-- Exercise directions --
First find the line with "Is v9.43 a newer version than v9.7?" in the entries below, then set down exactly every line through the line with "Mar 5th ? Mar", that line included.

-- Dataset entries --
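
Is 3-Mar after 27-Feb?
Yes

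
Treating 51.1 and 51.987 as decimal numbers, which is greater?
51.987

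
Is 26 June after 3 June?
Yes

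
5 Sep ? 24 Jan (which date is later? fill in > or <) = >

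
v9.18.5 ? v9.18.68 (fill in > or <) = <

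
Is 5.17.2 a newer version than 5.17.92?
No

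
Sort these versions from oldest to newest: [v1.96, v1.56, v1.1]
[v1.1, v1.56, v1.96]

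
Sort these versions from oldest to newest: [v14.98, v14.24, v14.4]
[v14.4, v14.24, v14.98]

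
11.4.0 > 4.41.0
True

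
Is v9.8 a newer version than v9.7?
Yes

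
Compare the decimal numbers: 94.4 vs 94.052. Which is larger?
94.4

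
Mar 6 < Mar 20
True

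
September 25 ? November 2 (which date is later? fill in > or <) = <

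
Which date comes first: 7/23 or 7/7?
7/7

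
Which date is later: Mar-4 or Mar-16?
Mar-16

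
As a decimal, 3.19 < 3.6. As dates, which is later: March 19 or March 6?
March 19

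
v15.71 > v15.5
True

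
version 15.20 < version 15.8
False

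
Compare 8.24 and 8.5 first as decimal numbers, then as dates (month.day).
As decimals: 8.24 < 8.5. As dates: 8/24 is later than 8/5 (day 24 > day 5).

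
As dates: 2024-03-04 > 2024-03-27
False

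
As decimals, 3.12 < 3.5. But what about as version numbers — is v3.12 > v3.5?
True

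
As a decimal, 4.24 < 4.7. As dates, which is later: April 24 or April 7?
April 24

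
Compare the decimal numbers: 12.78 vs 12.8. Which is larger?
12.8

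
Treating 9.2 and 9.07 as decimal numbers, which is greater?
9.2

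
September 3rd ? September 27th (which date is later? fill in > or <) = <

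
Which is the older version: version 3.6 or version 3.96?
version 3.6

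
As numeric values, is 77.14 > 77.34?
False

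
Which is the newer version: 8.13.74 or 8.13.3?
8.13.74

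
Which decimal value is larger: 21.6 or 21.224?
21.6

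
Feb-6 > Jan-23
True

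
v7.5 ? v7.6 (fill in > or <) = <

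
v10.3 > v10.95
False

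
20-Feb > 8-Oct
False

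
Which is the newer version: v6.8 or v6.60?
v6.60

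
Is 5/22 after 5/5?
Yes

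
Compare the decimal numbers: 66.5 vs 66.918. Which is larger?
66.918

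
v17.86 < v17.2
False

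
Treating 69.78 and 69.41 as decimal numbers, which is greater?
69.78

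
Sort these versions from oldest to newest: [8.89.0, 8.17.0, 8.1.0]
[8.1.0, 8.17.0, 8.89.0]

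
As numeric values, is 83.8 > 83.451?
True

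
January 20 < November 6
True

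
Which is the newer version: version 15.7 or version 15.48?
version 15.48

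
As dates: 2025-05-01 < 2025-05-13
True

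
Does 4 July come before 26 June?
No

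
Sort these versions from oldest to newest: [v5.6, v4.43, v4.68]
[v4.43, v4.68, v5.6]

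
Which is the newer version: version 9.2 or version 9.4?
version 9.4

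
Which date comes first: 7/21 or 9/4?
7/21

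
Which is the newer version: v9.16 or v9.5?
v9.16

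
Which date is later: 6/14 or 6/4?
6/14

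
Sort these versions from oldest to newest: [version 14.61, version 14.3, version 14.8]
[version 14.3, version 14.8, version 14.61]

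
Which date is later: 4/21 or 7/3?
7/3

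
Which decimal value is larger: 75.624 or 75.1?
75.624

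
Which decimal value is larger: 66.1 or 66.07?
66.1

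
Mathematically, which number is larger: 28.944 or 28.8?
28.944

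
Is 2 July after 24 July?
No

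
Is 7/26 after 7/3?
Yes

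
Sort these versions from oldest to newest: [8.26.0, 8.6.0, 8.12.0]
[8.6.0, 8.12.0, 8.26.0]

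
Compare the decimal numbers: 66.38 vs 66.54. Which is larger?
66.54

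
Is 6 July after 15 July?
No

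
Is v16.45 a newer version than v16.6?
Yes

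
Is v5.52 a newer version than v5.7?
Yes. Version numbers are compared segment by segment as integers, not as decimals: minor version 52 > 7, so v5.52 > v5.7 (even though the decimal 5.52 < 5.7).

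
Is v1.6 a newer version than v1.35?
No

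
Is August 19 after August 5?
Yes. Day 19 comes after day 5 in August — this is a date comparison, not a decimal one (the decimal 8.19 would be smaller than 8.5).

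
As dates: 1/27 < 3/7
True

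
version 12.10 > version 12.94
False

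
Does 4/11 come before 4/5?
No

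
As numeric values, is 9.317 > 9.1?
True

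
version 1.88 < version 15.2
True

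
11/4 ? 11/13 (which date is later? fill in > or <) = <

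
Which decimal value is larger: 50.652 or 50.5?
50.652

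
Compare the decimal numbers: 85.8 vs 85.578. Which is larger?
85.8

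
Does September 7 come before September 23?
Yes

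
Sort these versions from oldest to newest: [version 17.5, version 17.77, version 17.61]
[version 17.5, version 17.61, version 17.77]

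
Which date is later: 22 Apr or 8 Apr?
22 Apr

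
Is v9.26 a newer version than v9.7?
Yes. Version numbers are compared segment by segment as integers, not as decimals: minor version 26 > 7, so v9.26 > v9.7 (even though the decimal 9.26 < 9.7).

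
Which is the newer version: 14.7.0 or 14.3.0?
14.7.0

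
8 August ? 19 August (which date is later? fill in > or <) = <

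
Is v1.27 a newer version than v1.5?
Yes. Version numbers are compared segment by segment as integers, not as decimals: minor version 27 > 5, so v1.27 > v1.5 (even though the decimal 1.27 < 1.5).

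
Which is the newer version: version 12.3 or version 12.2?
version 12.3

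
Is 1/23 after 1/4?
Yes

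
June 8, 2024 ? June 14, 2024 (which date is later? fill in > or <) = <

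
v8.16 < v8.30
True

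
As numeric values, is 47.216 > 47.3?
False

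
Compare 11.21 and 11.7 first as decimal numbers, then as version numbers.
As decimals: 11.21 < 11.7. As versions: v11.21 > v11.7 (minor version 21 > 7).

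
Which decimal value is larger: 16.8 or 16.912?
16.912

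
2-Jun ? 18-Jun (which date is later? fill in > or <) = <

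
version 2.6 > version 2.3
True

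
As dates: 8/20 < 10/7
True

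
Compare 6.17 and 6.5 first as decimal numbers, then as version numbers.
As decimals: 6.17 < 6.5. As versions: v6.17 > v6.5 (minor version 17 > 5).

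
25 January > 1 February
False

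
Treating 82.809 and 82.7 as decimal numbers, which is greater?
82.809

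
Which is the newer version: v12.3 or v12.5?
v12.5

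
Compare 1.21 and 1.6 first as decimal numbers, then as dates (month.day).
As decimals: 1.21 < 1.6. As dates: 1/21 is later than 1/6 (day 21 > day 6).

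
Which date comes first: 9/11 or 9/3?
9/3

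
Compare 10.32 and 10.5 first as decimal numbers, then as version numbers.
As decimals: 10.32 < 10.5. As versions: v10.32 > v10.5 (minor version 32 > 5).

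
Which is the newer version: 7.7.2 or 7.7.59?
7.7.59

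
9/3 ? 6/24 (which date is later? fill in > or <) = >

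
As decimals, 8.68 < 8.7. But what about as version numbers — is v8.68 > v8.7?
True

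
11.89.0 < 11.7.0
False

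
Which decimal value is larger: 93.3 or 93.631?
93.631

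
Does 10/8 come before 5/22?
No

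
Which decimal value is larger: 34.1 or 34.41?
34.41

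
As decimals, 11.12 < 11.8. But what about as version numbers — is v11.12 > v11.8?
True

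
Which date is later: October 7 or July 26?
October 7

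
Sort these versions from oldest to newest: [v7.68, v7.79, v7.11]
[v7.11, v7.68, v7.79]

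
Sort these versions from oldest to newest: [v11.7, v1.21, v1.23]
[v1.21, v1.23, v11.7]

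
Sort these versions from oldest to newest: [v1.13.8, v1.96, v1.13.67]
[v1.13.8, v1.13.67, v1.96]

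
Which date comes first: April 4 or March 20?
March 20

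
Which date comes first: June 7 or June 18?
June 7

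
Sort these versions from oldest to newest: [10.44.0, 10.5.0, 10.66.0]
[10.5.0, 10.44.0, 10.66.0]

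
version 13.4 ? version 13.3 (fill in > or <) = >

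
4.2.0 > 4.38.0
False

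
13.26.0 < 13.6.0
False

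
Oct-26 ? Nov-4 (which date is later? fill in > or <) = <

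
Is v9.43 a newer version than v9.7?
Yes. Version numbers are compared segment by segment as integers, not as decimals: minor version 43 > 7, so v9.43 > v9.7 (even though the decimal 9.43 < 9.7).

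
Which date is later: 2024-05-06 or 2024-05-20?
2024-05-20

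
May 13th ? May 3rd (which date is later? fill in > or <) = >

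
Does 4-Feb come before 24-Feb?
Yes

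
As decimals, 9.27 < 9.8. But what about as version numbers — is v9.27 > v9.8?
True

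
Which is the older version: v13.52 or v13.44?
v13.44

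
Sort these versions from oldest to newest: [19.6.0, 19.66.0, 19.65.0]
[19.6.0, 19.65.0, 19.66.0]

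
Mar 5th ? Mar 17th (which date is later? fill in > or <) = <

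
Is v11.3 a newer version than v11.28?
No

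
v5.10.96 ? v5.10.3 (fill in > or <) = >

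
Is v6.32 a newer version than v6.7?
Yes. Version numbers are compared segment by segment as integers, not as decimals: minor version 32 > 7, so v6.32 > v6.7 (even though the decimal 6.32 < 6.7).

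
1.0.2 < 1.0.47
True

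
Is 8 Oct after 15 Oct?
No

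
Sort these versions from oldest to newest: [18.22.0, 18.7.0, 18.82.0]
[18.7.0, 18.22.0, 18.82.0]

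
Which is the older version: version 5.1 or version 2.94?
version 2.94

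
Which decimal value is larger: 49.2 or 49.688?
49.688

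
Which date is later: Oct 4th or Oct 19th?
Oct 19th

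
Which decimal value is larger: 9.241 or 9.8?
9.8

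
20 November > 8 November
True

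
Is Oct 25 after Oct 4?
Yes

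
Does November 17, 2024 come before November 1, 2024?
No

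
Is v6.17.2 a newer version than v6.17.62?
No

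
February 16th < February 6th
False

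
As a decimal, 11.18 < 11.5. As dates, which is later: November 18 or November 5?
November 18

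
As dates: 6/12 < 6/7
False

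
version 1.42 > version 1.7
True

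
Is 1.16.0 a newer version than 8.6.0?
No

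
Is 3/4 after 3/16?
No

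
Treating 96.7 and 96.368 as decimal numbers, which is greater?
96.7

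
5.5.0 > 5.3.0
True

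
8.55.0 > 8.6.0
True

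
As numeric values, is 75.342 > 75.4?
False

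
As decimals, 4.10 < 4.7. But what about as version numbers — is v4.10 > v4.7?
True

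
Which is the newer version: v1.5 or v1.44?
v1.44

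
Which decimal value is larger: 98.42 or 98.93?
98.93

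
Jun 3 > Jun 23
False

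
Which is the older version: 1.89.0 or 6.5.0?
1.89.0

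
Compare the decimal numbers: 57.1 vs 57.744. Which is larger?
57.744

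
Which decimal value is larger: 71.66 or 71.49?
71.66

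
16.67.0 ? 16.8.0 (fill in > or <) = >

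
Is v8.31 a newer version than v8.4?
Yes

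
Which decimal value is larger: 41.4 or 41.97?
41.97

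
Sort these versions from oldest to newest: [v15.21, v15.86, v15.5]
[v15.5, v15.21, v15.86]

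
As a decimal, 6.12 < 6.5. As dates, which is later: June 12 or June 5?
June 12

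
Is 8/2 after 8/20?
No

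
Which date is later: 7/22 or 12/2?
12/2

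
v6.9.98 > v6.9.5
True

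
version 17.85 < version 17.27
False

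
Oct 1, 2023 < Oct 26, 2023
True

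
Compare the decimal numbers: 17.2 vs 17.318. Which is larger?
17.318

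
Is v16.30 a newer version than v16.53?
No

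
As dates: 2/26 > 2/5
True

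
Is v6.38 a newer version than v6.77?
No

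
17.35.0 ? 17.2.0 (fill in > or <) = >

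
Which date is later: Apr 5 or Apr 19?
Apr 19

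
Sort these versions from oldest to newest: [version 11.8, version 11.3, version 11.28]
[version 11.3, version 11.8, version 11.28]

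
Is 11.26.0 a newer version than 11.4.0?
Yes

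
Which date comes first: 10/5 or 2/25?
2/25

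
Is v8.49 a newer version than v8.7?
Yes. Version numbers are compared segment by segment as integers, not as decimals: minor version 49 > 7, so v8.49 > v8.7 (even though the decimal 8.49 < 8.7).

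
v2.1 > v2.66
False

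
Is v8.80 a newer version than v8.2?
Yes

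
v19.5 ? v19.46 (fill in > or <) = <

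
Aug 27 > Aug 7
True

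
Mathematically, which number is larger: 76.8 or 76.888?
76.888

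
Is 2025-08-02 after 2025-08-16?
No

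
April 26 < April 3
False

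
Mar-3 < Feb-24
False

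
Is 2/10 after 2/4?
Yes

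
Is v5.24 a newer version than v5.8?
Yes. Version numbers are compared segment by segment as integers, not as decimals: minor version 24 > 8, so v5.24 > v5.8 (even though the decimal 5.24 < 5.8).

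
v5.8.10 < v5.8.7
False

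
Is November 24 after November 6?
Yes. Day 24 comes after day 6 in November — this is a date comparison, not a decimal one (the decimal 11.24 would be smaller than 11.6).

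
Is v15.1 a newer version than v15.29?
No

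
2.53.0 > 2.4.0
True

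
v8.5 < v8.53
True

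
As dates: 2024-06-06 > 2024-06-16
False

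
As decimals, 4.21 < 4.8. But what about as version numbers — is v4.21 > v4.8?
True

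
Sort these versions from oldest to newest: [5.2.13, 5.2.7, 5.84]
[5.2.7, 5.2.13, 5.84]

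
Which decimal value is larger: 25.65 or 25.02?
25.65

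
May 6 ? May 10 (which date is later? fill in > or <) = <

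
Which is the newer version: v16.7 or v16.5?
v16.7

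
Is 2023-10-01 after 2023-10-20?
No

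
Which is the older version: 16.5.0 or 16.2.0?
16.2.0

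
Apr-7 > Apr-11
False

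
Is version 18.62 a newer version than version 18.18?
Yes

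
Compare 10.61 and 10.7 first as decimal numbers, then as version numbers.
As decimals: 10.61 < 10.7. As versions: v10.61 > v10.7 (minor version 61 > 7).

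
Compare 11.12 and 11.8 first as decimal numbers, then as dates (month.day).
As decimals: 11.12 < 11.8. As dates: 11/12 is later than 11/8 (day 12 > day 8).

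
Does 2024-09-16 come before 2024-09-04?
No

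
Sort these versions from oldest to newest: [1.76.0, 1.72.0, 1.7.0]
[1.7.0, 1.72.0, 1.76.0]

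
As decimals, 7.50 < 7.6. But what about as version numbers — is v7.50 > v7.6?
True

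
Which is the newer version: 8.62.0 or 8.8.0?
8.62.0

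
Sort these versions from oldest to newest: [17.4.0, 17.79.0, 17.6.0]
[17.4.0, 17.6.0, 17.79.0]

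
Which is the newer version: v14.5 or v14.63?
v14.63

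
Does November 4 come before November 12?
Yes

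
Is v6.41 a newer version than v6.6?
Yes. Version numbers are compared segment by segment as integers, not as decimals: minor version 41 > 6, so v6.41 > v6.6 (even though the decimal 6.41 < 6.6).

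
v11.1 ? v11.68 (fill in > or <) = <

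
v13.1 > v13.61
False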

-- Output of the task --
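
Is v9.43 a newer version than v9.7?
Yes. Version numbers are compared segment by segment as integers, not as decimals: minor version 43 > 7, so v9.43 > v9.7 (even though the decimal 9.43 < 9.7).

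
Which date is later: 2024-05-06 or 2024-05-20?
2024-05-20

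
May 13th ? May 3rd (which date is later? fill in > or <) = >

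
Does 4-Feb come before 24-Feb?
Yes

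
As decimals, 9.27 < 9.8. But what about as version numbers — is v9.27 > v9.8?
True

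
Which is the older version: v13.52 or v13.44?
v13.44

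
Sort these versions from oldest to newest: [19.6.0, 19.66.0, 19.65.0]
[19.6.0, 19.65.0, 19.66.0]

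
Mar 5th ? Mar 17th (which date is later? fill in > or <) = <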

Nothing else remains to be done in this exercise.